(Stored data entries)
---+---
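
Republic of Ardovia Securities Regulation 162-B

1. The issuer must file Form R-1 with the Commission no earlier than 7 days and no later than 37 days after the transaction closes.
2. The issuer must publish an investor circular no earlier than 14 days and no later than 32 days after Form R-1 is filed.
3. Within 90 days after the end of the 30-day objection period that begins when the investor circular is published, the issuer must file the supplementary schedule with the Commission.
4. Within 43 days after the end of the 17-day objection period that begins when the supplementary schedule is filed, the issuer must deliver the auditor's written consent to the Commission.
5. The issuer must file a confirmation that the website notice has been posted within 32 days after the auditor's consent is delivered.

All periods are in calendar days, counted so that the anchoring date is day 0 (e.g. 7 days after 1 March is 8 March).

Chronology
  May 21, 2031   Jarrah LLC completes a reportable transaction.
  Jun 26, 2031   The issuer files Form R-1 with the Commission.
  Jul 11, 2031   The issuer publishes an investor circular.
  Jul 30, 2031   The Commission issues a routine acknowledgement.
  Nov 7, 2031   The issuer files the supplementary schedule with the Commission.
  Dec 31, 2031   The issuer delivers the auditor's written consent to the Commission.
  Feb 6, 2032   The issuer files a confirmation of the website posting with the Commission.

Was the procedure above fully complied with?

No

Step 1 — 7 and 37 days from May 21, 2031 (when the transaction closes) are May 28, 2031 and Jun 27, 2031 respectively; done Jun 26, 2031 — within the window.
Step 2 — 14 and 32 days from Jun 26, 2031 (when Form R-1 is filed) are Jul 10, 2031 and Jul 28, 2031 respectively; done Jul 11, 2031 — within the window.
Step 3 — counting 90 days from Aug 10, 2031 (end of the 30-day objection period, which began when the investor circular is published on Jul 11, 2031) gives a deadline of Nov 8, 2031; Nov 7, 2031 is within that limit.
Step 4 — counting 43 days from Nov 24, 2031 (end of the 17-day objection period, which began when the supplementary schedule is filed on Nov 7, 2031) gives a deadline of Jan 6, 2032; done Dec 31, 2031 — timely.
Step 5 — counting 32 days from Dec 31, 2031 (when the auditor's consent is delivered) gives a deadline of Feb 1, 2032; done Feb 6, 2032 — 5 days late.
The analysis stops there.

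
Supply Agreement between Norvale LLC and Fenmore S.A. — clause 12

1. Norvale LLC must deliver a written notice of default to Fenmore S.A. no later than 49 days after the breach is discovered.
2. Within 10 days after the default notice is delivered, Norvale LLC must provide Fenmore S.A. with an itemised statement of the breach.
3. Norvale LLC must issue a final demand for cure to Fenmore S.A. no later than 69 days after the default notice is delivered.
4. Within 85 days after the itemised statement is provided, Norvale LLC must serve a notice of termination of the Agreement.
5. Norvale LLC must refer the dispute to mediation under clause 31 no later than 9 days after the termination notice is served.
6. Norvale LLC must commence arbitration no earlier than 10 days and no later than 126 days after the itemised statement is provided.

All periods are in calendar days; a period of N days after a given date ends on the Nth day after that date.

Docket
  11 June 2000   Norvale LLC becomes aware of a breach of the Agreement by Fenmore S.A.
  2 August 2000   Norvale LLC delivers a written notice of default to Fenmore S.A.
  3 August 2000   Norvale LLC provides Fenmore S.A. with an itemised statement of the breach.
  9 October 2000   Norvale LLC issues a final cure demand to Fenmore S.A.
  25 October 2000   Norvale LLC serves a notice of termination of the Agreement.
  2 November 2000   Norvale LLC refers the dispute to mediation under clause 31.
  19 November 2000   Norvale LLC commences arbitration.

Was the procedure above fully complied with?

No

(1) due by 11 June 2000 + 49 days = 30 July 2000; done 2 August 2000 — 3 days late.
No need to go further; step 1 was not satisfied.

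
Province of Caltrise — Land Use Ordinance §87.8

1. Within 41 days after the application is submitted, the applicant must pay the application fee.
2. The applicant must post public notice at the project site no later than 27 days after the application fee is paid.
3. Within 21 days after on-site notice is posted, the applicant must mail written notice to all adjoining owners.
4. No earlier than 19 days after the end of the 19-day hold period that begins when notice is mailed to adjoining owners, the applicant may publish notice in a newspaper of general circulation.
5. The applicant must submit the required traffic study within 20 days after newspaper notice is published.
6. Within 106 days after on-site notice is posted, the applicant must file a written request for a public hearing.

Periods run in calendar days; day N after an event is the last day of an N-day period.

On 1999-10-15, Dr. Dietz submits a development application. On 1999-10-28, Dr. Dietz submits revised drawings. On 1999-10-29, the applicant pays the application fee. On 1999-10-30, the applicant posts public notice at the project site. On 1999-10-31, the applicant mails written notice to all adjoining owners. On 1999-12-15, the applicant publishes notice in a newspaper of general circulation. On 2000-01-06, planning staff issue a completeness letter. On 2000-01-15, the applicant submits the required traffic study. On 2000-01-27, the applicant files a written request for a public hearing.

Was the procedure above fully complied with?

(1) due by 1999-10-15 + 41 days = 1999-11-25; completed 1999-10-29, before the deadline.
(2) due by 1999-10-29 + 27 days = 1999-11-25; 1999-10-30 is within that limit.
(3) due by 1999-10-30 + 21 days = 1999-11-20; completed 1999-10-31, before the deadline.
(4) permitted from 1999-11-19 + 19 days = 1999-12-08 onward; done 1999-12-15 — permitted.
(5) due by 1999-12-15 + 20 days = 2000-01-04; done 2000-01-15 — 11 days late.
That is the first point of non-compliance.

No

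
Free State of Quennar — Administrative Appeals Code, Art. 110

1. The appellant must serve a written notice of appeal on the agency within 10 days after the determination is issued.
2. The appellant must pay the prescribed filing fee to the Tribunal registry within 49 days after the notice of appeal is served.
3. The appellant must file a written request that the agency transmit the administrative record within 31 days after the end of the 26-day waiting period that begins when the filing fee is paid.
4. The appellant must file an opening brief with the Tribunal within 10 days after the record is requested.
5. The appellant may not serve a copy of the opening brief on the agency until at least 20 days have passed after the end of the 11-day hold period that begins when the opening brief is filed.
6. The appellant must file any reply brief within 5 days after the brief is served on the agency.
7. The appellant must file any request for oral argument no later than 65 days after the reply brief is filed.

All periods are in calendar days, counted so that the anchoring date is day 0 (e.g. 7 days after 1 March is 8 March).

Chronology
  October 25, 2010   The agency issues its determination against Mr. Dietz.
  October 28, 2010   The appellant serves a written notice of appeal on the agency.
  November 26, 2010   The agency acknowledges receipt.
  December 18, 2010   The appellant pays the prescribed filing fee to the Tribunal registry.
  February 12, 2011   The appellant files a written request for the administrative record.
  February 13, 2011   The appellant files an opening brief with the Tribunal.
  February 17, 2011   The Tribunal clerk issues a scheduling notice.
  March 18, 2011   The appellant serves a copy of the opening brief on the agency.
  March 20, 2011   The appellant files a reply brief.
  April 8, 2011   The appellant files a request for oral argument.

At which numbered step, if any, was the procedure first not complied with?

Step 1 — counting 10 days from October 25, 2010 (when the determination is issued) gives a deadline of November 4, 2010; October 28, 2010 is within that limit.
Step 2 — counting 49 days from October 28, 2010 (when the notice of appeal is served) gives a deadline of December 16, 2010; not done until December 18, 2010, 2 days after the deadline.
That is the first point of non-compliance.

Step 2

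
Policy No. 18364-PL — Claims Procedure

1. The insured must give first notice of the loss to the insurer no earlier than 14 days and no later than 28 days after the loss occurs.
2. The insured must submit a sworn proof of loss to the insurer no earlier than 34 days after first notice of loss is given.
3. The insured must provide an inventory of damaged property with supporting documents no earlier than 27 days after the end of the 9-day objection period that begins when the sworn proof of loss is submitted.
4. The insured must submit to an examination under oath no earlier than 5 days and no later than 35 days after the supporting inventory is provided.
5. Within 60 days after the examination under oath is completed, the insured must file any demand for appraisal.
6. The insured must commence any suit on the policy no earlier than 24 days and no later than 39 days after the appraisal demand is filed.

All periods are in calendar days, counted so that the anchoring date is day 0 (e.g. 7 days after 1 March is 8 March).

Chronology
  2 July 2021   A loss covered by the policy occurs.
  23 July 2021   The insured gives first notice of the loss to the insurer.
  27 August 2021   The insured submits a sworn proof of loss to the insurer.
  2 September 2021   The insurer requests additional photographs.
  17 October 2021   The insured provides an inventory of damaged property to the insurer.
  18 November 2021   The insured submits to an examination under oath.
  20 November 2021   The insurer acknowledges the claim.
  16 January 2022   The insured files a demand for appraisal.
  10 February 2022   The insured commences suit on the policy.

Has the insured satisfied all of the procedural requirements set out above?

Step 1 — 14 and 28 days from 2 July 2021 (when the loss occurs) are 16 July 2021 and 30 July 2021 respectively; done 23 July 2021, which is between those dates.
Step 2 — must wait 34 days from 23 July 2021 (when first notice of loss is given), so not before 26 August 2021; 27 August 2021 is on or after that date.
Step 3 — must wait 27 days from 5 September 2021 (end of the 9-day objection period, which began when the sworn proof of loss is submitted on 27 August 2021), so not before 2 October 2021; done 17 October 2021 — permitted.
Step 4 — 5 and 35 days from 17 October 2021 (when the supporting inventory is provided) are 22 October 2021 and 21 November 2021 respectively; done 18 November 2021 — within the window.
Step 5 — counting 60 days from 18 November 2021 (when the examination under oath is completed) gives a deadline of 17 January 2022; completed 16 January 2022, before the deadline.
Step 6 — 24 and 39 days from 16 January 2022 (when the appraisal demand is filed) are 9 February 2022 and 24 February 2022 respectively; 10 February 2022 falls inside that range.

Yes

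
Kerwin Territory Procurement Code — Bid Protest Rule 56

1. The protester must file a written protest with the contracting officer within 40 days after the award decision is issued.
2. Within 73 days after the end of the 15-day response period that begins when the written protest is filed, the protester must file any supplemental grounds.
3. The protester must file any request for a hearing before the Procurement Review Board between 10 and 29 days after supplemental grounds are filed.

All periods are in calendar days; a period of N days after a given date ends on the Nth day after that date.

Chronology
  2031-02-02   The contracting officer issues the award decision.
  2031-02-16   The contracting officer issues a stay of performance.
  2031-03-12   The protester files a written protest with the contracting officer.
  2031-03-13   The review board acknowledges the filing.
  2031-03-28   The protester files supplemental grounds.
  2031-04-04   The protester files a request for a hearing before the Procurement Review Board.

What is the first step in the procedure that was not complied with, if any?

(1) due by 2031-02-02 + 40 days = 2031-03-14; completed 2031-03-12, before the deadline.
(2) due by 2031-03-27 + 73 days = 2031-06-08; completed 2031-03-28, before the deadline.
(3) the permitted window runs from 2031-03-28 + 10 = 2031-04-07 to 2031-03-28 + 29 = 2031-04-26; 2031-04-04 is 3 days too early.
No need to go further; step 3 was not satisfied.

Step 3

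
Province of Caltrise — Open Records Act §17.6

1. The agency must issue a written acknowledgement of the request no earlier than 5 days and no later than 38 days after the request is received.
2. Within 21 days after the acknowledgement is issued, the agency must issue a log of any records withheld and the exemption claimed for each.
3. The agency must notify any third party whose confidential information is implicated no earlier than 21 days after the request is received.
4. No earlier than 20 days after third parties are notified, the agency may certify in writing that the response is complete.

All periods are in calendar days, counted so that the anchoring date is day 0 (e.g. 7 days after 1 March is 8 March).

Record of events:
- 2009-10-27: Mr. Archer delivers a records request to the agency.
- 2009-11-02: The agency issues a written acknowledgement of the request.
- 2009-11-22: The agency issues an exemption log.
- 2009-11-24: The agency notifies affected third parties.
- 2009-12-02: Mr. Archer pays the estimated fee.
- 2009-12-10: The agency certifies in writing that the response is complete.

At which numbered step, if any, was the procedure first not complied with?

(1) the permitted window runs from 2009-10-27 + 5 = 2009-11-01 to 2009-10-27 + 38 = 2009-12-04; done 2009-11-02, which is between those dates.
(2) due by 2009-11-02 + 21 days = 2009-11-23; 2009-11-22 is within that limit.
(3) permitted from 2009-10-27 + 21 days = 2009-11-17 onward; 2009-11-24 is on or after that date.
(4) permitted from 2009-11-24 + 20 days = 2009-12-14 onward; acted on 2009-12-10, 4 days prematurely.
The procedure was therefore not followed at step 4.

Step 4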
---+---
ASSIGNMENT: Each line from the top of the records down to the one with "2. The issuer" must be retyped exactly; include both ends and nothing else.

WORKED SOLUTION:
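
Republic of Ardovia Securities Regulation 162-B

1. The issuer must file Form R-1 with the Commission no earlier than 7 days and no later than 37 days after the transaction closes.
2. The issuer must publish an investor circular no earlier than 14 days and no later than 32 days after Form R-1 is filed.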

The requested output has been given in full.